== Work order ==
The response should consist solely of the line containing "Parish of Sandham" and the lines after it through the end of the listing below, repeated exactly.

== Information given ==

____

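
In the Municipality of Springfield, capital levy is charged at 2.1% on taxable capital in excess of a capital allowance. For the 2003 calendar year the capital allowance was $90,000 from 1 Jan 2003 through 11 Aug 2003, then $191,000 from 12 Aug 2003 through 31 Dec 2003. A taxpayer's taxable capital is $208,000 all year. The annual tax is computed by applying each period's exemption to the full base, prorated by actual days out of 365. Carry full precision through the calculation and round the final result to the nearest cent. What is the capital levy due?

1 Jan – 11 Aug 2003: 223 days, exemption $90,000 → ($208,000 − $90,000) × 2.1% × 223/365 = $1,513.9562
12 Aug – 31 Dec 2003: 142 days, exemption $191,000 → ($208,000 − $191,000) × 2.1% × 142/365 = $138.8877
Total = $1,652.8438

$1,652.84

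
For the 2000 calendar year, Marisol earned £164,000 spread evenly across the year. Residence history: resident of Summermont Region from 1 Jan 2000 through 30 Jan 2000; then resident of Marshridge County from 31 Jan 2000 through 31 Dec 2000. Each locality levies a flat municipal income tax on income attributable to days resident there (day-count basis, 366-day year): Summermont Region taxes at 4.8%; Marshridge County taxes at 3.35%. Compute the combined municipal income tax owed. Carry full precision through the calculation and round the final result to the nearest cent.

Summermont Region, 1 Jan – 30 Jan 2000: 30 days → £164,000 × 4.8% × 30/366 = £645.2459
Marshridge County, 31 Jan – 31 Dec 2000: 336 days → £164,000 × 3.35% × 336/366 = £5,043.6721
Total = £5,688.9180

£5,688.92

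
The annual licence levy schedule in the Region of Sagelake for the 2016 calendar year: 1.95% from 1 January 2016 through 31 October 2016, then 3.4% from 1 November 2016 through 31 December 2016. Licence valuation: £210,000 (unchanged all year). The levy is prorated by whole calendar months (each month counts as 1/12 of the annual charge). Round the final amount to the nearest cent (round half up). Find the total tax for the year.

£4,602.50

1 January – 31 October 2016: 10 months at 1.95% → £210,000 × 1.95% × 10/12 = £3,412.5000
1 November – 31 December 2016: 2 months at 3.4% → £210,000 × 3.4% × 2/12 = £1,190.0000
Total = £4,602.5000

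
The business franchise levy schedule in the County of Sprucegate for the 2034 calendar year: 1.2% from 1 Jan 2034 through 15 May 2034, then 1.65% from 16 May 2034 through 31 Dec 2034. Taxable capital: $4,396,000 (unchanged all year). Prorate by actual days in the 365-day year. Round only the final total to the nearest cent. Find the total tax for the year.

$65,217.37

1 Jan – 15 May 2034: 135 days at 1.2% → $4,396,000 × 1.2% × 135/365 = $19,511.0137
16 May – 31 Dec 2034: 230 days at 1.65% → $4,396,000 × 1.65% × 230/365 = $45,706.3562
Total = $65,217.3699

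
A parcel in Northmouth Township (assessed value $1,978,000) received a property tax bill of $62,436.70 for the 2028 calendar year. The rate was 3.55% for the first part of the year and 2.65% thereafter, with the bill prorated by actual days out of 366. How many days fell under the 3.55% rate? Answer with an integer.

Let d = days at the first rate; then 366 − d days at the second rate.
$1,978,000 × [3.55%·d + 2.65%·(366−d)] / 366 = $62,436.70
Solving gives d = 206, so the new rate took effect on 25 July 2028.

206 days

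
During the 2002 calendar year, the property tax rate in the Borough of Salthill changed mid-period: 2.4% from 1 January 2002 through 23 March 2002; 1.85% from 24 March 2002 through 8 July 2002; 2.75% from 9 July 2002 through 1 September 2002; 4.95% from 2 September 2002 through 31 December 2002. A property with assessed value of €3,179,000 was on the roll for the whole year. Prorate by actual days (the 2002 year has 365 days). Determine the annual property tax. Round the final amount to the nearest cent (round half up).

€99,720.44

1 January – 23 March 2002: 82 days at 2.4% → €3,179,000 × 2.4% × 82/365 = €17,140.4712
24 March – 8 July 2002: 107 days at 1.85% → €3,179,000 × 1.85% × 107/365 = €17,240.6315
9 July – 1 September 2002: 55 days at 2.75% → €3,179,000 × 2.75% × 55/365 = €13,173.2534
2 September – 31 December 2002: 121 days at 4.95% → €3,179,000 × 4.95% × 121/365 = €52,166.0836
Total = €99,720.4397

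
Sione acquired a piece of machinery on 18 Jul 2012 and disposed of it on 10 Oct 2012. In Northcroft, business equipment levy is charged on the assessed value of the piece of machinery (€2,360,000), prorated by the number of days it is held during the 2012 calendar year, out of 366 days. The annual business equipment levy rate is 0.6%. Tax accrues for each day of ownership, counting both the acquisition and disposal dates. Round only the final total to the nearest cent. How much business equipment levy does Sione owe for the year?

Days held (18 Jul – 10 Oct 2012): 85 out of 366
Tax = €2,360,000 × 0.6% × 85/366 = €3,288.5246

€3,288.52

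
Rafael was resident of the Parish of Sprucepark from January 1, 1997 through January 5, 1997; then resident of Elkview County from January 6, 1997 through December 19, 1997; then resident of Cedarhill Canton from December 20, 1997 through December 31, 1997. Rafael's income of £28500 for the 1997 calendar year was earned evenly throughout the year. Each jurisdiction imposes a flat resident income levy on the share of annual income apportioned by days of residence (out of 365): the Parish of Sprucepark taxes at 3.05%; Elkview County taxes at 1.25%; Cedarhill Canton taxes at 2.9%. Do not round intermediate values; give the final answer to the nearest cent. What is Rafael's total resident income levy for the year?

£378.74

The Parish of Sprucepark, January 1 – January 5, 1997: 5 days → £28500 × 3.05% × 5/365 = £11.9075
Elkview County, January 6 – December 19, 1997: 348 days → £28500 × 1.25% × 348/365 = £339.6575
Cedarhill Canton, December 20 – December 31, 1997: 12 days → £28500 × 2.9% × 12/365 = £27.1726
Total = £378.7377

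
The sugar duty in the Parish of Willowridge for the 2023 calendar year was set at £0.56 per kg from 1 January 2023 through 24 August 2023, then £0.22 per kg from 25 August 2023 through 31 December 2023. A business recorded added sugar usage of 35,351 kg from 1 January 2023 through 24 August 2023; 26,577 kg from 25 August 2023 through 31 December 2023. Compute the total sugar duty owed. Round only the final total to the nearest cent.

£25643.50

1 January – 24 August 2023: 35,351 kg at £0.56/kg → £19796.56
25 August – 31 December 2023: 26,577 kg at £0.22/kg → £5846.94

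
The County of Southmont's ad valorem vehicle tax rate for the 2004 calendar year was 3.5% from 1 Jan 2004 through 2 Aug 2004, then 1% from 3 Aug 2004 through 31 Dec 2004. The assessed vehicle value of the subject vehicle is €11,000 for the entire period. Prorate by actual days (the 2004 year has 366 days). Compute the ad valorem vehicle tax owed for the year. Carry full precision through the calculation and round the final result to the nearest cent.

€271.54

1 Jan – 2 Aug 2004: 215 days at 3.5% → €11,000 × 3.5% × 215/366 = €226.1612
3 Aug – 31 Dec 2004: 151 days at 1% → €11,000 × 1% × 151/366 = €45.3825
Total = €271.5437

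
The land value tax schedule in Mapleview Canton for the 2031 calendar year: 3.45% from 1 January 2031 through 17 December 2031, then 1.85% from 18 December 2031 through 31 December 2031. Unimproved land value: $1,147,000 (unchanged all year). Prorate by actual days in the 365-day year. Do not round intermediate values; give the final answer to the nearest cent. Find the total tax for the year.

$38,867.59

1 January – 17 December 2031: 351 days at 3.45% → $1,147,000 × 3.45% × 351/365 = $38,053.6890
18 December – 31 December 2031: 14 days at 1.85% → $1,147,000 × 1.85% × 14/365 = $813.8986
Total = $38,867.5877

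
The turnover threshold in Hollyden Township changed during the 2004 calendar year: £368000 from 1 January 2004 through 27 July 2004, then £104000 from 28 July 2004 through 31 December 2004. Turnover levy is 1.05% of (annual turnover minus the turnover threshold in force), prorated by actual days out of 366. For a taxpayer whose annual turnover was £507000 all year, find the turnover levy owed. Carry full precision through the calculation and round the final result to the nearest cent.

1 January – 27 July 2004: 209 days, exemption £368000 → (£507000 − £368000) × 1.05% × 209/366 = £833.4303
28 July – 31 December 2004: 157 days, exemption £104000 → (£507000 − £104000) × 1.05% × 157/366 = £1815.1516
Total = £2648.5820

£2648.58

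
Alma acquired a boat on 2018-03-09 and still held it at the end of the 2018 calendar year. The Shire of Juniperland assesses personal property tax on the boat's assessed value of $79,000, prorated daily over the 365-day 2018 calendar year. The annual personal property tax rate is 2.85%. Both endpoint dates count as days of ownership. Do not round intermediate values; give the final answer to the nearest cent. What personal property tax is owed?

Days held (2018-03-09 to 2018-12-31): 298 out of 365
Tax = $79,000 × 2.85% × 298/365 = $1,838.2110

$1,838.21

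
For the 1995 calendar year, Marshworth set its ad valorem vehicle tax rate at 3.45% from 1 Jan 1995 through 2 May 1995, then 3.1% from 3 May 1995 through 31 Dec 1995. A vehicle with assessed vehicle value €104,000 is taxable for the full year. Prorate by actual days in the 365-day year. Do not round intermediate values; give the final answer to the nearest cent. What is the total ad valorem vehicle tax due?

€3,345.67

1 Jan – 2 May 1995: 122 days at 3.45% → €104,000 × 3.45% × 122/365 = €1,199.2767
3 May – 31 Dec 1995: 243 days at 3.1% → €104,000 × 3.1% × 243/365 = €2,146.3890
Total = €3,345.6658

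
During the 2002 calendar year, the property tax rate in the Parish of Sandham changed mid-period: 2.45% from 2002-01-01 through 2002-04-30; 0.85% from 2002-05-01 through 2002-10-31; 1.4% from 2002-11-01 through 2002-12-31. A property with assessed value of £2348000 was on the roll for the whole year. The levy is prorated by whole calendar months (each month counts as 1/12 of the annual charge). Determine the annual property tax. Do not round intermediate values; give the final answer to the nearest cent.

£34633.00

2002-01-01 to 2002-04-30: 4 months at 2.45% → £2348000 × 2.45% × 4/12 = £19175.3333
2002-05-01 to 2002-10-31: 6 months at 0.85% → £2348000 × 0.85% × 6/12 = £9979.0000
2002-11-01 to 2002-12-31: 2 months at 1.4% → £2348000 × 1.4% × 2/12 = £5478.6667
Total = £34633.0000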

____

== The answer ==
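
During the 2002 calendar year, the property tax rate in the Parish of Sandham changed mid-period: 2.45% from 2002-01-01 through 2002-04-30; 0.85% from 2002-05-01 through 2002-10-31; 1.4% from 2002-11-01 through 2002-12-31. A property with assessed value of £2348000 was on the roll for the whole year. The levy is prorated by whole calendar months (each month counts as 1/12 of the annual charge). Determine the annual property tax. Do not round intermediate values; give the final answer to the nearest cent.

£34633.00

2002-01-01 to 2002-04-30: 4 months at 2.45% → £2348000 × 2.45% × 4/12 = £19175.3333
2002-05-01 to 2002-10-31: 6 months at 0.85% → £2348000 × 0.85% × 6/12 = £9979.0000
2002-11-01 to 2002-12-31: 2 months at 1.4% → £2348000 × 1.4% × 2/12 = £5478.6667
Total = £34633.0000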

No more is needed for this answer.